*YOUR OBJECTIVE*. Scan the data below for lines holding the word "around", and copy each line found.

Stored data entries
*** Block opens ***

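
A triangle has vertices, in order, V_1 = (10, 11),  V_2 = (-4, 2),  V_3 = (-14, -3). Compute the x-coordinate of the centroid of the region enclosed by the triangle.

Apply the shoelace (surveyor's) formula. First the cross-terms c_i = x_i·y_{i+1} − x_{i+1}·y_i:
  64, 40, -124  ⇒  2A = -20, A = -10.
Then Σ (x_i + x_{i+1})·c_i = 160, so x̄ = 160 / (6·(-10)) = -8/3.

-8/3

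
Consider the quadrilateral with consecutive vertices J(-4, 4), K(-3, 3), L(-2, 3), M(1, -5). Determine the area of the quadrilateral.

J→K: (-4)(3) − (-3)(4) = 0
K→L: (-3)(3) − (-2)(3) = -3
L→M: (-2)(-5) − (1)(3) = 7
M→J: (1)(4) − (-4)(-5) = -16
Σ = -12
Area = |Σ|/2 = 6.

6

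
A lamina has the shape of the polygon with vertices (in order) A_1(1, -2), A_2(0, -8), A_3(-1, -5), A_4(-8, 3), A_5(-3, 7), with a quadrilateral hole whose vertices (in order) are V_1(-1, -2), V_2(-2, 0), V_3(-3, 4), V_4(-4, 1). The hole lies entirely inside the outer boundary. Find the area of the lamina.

48.5

Outer boundary:
Apply the surveyor's formula: 2A = Σ (x_i·y_{i+1} − x_{i+1}·y_i), indices taken mod 5.
Cross-terms: -8, -8, -43, -47, -1  ⇒  Σ = -107
Area = |Σ|/2 = 53.5.
Hole:
Apply the shoelace formula: 2A = Σ (x_i·y_{i+1} − x_{i+1}·y_i), indices taken mod 4.
Σ = (-4) + (-8) + (13) + (9) = 10
Area = |Σ|/2 = 5.
Net area = 53.5 − 5 = 48.5.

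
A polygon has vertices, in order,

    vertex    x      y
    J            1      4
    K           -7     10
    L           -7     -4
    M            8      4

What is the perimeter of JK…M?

48

|JK| = √((-8)² + (6)²) = √100 = 10
|KL| = √((0)² + (-14)²) = √196 = 14
|LM| = √((15)² + (8)²) = √289 = 17
|MJ| = √((-7)² + (0)²) = √49 = 7
Perimeter = 10 + 14 + 17 + 7 = 48.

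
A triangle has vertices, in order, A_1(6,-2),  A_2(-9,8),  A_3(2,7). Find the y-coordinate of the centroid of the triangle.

13/3

Apply Gauss's area formula. First the cross-terms c_i = x_i·y_{i+1} − x_{i+1}·y_i:
  30, -79, -46  ⇒  2A = -95, A = -47.5.
Then Σ (y_i + y_{i+1})·c_i = -1235, so ȳ = -1235 / (6·(-47.5)) = 13/3.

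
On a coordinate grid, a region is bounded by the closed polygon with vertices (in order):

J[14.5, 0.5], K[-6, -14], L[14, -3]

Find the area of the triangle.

Apply the shoelace formula: 2A = Σ (x_i·y_{i+1} − x_{i+1}·y_i), indices taken mod 3.
Cross-terms: -200, 214, 50.5  ⇒  Σ = 64.5
Area = |Σ|/2 = 32.25.

32.25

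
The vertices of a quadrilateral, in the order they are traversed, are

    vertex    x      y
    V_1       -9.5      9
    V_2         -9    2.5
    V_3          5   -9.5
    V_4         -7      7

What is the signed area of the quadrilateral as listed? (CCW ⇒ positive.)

Apply the surveyor's formula: 2A = Σ (x_i·y_{i+1} − x_{i+1}·y_i), indices taken mod 4.
Σ = (57.25) + (73) + (-31.5) + (3.5) = 102.25
Signed area = Σ/2 = 51.125 (positive ⇒ counter-clockwise traversal).

51.125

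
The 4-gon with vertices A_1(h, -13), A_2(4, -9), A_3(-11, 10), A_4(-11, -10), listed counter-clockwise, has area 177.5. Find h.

-1

Write out the shoelace sum; only the two edges meeting at A_1 involve h:
2·Area = [((-11)·(-13) − h·(-10)) + (h·(-9) − 4·(-13))] + 161
       = 1·h + 356 = 355
⇒ h = -1.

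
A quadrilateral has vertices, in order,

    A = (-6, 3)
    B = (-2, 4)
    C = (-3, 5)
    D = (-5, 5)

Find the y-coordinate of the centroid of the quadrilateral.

Apply Gauss's area formula. First the cross-terms c_i = x_i·y_{i+1} − x_{i+1}·y_i:
  -18, 2, 10, 15  ⇒  2A = 9, A = 4.5.
Then Σ (y_i + y_{i+1})·c_i = 112, so ȳ = 112 / (6·4.5) = 112/27.

112/27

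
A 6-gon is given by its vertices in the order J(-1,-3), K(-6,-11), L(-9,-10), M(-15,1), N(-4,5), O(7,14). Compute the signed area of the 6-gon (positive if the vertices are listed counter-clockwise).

Σ = (-7) + (-39) + (-159) + (-71) + (-91) + (-7) = -374
Signed area = Σ/2 = -187 (negative ⇒ clockwise traversal).

-187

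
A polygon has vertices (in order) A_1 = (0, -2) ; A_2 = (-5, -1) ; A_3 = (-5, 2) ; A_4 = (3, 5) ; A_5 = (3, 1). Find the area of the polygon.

37

Σ = (-10) + (-15) + (-31) + (-12) + (-6) = -74
Area = |Σ|/2 = 37.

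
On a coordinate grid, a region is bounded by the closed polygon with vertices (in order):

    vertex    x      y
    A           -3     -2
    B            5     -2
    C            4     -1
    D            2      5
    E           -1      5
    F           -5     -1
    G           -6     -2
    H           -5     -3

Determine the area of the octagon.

Apply Gauss's area formula: 2A = Σ (x_i·y_{i+1} − x_{i+1}·y_i), indices taken mod 8.
A→B: (-3)(-2) − (5)(-2) = 16
B→C: (5)(-1) − (4)(-2) = 3
C→D: (4)(5) − (2)(-1) = 22
D→E: (2)(5) − (-1)(5) = 15
E→F: (-1)(-1) − (-5)(5) = 26
F→G: (-5)(-2) − (-6)(-1) = 4
G→H: (-6)(-3) − (-5)(-2) = 8
H→A: (-5)(-2) − (-3)(-3) = 1
Σ = 95
Area = |Σ|/2 = 47.5.

47.5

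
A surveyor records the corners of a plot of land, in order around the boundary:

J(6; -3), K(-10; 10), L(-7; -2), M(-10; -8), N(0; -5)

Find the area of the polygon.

118

Apply the surveyor's formula: 2A = Σ (x_i·y_{i+1} − x_{i+1}·y_i), indices taken mod 5.
Cross-terms: 30, 90, 36, 50, 30  ⇒  Σ = 236
Area = |Σ|/2 = 118.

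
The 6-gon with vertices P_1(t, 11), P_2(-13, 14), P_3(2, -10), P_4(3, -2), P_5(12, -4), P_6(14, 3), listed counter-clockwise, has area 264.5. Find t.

Write out the shoelace sum; only the two edges meeting at P_1 involve t:
2·Area = [(14·11 − t·3) + (t·14 − (-13)·11)] + 232
       = 11·t + 529 = 529
⇒ t = 0.

0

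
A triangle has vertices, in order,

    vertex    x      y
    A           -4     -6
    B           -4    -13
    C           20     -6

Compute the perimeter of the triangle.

|AB| = √((0)² + (-7)²) = √49 = 7
|BC| = √((24)² + (7)²) = √625 = 25
|CA| = √((-24)² + (0)²) = √576 = 24
Perimeter = 7 + 25 + 24 = 56.

56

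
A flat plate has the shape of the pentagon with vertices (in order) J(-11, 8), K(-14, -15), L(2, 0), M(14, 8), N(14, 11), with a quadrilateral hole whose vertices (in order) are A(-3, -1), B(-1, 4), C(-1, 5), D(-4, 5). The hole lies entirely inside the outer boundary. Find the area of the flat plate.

289

Outer boundary:
J→K: (-11)(-15) − (-14)(8) = 277
K→L: (-14)(0) − (2)(-15) = 30
L→M: (2)(8) − (14)(0) = 16
M→N: (14)(11) − (14)(8) = 42
N→J: (14)(8) − (-11)(11) = 233
Σ = 598
Area = |Σ|/2 = 299.
Hole:
Σ = (-13) + (-1) + (15) + (19) = 20
Area = |Σ|/2 = 10.
Net area = 299 − 10 = 289.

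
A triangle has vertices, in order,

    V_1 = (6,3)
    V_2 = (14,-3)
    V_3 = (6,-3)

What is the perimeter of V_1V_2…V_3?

|V_1V_2| = √((8)² + (-6)²) = √100 = 10
|V_2V_3| = √((-8)² + (0)²) = √64 = 8
|V_3V_1| = √((0)² + (6)²) = √36 = 6
Perimeter = 10 + 8 + 6 = 24.

24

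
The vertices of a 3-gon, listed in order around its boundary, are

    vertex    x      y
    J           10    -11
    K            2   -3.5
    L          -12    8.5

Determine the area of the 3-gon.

4.5

Apply the shoelace formula: 2A = Σ (x_i·y_{i+1} − x_{i+1}·y_i), indices taken mod 3.
Cross-terms: -13, -25, 47  ⇒  Σ = 9
Area = |Σ|/2 = 4.5.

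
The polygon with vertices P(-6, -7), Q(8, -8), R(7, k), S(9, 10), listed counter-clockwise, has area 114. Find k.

Write out the shoelace sum; only the two edges meeting at R involve k:
2·Area = [(8·k − 7·(-8)) + (7·10 − 9·k)] + 101
       = -1·k + 227 = 228
⇒ k = -1.

-1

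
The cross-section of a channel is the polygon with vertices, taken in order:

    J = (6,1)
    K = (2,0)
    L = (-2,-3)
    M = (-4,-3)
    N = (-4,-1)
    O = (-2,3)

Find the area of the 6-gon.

28

Σ = (-2) + (-6) + (-6) + (-8) + (-14) + (-20) = -56
Area = |Σ|/2 = 28.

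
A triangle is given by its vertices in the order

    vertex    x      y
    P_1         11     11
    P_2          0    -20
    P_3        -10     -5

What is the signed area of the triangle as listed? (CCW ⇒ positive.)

-237.5

Apply the shoelace formula: 2A = Σ (x_i·y_{i+1} − x_{i+1}·y_i), indices taken mod 3.
Cross-terms: -220, -200, -55  ⇒  Σ = -475
Signed area = Σ/2 = -237.5 (negative ⇒ clockwise traversal).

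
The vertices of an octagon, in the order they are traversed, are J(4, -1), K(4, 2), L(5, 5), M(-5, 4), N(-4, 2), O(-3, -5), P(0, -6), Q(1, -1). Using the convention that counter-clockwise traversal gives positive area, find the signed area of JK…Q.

63

Apply the surveyor's formula: 2A = Σ (x_i·y_{i+1} − x_{i+1}·y_i), indices taken mod 8.
Σ = (12) + (10) + (45) + (6) + (26) + (18) + (6) + (3) = 126
Signed area = Σ/2 = 63 (positive ⇒ counter-clockwise traversal).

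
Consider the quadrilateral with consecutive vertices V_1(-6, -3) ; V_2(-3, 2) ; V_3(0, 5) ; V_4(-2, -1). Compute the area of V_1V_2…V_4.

Σ = (-21) + (-15) + (10) + (0) = -26
Area = |Σ|/2 = 13.

13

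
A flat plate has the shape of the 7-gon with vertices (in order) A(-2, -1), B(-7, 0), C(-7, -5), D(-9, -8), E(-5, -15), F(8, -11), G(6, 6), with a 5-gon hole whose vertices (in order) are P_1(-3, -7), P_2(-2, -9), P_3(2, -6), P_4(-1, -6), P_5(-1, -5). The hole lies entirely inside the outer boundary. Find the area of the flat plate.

206.5

Outer boundary:
Cross-terms: -7, 35, 11, 95, 175, 114, 6  ⇒  Σ = 429
Area = |Σ|/2 = 214.5.
Hole:
Apply the surveyor's formula: 2A = Σ (x_i·y_{i+1} − x_{i+1}·y_i), indices taken mod 5.
P_1→P_2: (-3)(-9) − (-2)(-7) = 13
P_2→P_3: (-2)(-6) − (2)(-9) = 30
P_3→P_4: (2)(-6) − (-1)(-6) = -18
P_4→P_5: (-1)(-5) − (-1)(-6) = -1
P_5→P_1: (-1)(-7) − (-3)(-5) = -8
Σ = 16
Area = |Σ|/2 = 8.
Net area = 214.5 − 8 = 206.5.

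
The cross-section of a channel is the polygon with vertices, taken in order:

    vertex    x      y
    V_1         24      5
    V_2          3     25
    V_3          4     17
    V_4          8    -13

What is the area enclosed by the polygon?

Σ = (585) + (-49) + (-188) + (352) = 700
Area = |Σ|/2 = 350.

350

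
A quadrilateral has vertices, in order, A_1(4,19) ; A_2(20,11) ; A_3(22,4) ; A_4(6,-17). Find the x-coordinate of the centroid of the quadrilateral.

192/17

Apply the shoelace formula. First the cross-terms c_i = x_i·y_{i+1} − x_{i+1}·y_i:
  -336, -162, -398, 182  ⇒  2A = -714, A = -357.
Then Σ (x_i + x_{i+1})·c_i = -24192, so x̄ = -24192 / (6·(-357)) = 192/17.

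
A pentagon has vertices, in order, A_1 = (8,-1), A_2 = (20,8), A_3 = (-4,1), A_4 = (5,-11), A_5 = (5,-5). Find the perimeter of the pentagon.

66

|A_1A_2| = √((12)² + (9)²) = √225 = 15
|A_2A_3| = √((-24)² + (-7)²) = √625 = 25
|A_3A_4| = √((9)² + (-12)²) = √225 = 15
|A_4A_5| = √((0)² + (6)²) = √36 = 6
|A_5A_1| = √((3)² + (4)²) = √25 = 5
Perimeter = 15 + 25 + 15 + 6 + 5 = 66.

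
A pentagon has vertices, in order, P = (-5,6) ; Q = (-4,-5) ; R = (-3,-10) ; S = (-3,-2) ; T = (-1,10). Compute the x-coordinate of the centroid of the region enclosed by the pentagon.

-304/93

Apply Gauss's area formula. First the cross-terms c_i = x_i·y_{i+1} − x_{i+1}·y_i:
  49, 25, -24, -32, 44  ⇒  2A = 62, A = 31.
Then Σ (x_i + x_{i+1})·c_i = -608, so x̄ = -608 / (6·31) = -304/93.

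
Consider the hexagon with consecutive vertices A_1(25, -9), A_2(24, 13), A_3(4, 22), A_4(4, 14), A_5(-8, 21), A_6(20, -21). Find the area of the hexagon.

637

Apply the shoelace (surveyor's) formula: 2A = Σ (x_i·y_{i+1} − x_{i+1}·y_i), indices taken mod 6.
Cross-terms: 541, 476, -32, 196, -252, 345  ⇒  Σ = 1274
Area = |Σ|/2 = 637.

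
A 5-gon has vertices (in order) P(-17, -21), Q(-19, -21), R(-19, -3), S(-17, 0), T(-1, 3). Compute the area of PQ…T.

207

Apply the shoelace formula: 2A = Σ (x_i·y_{i+1} − x_{i+1}·y_i), indices taken mod 5.
P→Q: (-17)(-21) − (-19)(-21) = -42
Q→R: (-19)(-3) − (-19)(-21) = -342
R→S: (-19)(0) − (-17)(-3) = -51
S→T: (-17)(3) − (-1)(0) = -51
T→P: (-1)(-21) − (-17)(3) = 72
Σ = -414
Area = |Σ|/2 = 207.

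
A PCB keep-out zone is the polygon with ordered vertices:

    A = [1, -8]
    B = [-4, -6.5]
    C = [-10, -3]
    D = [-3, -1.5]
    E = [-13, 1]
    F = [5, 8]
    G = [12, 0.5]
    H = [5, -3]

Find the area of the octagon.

193

Σ = (-38.5) + (-53) + (6) + (-22.5) + (-109) + (-93.5) + (-38.5) + (-37) = -386
Area = |Σ|/2 = 193.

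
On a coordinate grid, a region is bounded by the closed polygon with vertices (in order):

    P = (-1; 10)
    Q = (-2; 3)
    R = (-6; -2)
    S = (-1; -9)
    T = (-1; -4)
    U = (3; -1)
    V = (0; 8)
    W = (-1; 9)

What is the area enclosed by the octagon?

65

Apply the shoelace formula: 2A = Σ (x_i·y_{i+1} − x_{i+1}·y_i), indices taken mod 8.
Σ = (17) + (22) + (52) + (-5) + (13) + (24) + (8) + (-1) = 130
Area = |Σ|/2 = 65.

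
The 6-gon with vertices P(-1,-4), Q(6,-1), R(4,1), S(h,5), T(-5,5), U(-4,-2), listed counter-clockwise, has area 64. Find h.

1

The doubled signed area Σ (x_i y_{i+1} − x_{i+1} y_i) is linear in h.
With h=0 it equals 124; the coefficient of h is 4 (from the two edges through S).
So 4·h + 124 = 2·64 = 128 ⇒ h = 1.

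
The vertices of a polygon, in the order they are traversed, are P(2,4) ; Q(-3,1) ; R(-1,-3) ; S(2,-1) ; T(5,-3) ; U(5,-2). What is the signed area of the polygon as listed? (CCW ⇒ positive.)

P→Q: (2)(1) − (-3)(4) = 14
Q→R: (-3)(-3) − (-1)(1) = 10
R→S: (-1)(-1) − (2)(-3) = 7
S→T: (2)(-3) − (5)(-1) = -1
T→U: (5)(-2) − (5)(-3) = 5
U→P: (5)(4) − (2)(-2) = 24
Σ = 59
Signed area = Σ/2 = 29.5 (positive ⇒ counter-clockwise traversal).

29.5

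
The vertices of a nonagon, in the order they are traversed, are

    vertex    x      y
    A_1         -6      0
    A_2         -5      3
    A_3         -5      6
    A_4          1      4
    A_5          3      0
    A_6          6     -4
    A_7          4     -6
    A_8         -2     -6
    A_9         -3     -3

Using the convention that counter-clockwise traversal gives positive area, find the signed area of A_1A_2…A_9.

Apply Gauss's area formula: 2A = Σ (x_i·y_{i+1} − x_{i+1}·y_i), indices taken mod 9.
Σ = (-18) + (-15) + (-26) + (-12) + (-12) + (-20) + (-36) + (-12) + (-18) = -169
Signed area = Σ/2 = -84.5 (negative ⇒ clockwise traversal).

-84.5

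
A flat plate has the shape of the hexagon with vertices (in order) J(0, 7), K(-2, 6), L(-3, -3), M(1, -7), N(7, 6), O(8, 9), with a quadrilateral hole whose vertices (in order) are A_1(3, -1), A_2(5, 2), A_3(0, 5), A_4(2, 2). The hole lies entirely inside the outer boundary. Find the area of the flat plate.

Outer boundary:
Apply the shoelace (surveyor's) formula: 2A = Σ (x_i·y_{i+1} − x_{i+1}·y_i), indices taken mod 6.
Σ = (14) + (24) + (24) + (55) + (15) + (56) = 188
Area = |Σ|/2 = 94.
Hole:
Cross-terms: 11, 25, -10, -8  ⇒  Σ = 18
Area = |Σ|/2 = 9.
Net area = 94 − 9 = 85.

85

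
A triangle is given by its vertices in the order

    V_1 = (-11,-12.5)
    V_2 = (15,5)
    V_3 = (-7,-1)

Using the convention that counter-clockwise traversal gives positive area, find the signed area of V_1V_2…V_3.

114.5

Apply the shoelace formula: 2A = Σ (x_i·y_{i+1} − x_{i+1}·y_i), indices taken mod 3.
V_1→V_2: (-11)(5) − (15)(-12.5) = 132.5
V_2→V_3: (15)(-1) − (-7)(5) = 20
V_3→V_1: (-7)(-12.5) − (-11)(-1) = 76.5
Σ = 229
Signed area = Σ/2 = 114.5 (positive ⇒ counter-clockwise traversal).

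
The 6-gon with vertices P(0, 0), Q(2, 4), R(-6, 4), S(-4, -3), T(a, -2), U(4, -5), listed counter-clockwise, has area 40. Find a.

The doubled signed area Σ (x_i y_{i+1} − x_{i+1} y_i) is linear in a.
With a=0 it equals 82; the coefficient of a is -2 (from the two edges through T).
So -2·a + 82 = 2·40 = 80 ⇒ a = 1.

1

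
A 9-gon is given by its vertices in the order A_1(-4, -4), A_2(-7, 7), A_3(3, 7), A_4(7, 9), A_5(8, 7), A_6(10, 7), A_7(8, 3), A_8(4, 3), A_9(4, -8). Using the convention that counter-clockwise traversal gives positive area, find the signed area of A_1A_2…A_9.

Apply the shoelace (surveyor's) formula: 2A = Σ (x_i·y_{i+1} − x_{i+1}·y_i), indices taken mod 9.
Cross-terms: -56, -70, -22, -23, -14, -26, 12, -44, -48  ⇒  Σ = -291
Signed area = Σ/2 = -145.5 (negative ⇒ clockwise traversal).

-145.5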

*** Block closes ***

*WRITTEN RESPONSE*.
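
A surveyor records the corners of a plot of land, in order around the boundary:
The vertices of a 3-gon, listed in order around its boundary, are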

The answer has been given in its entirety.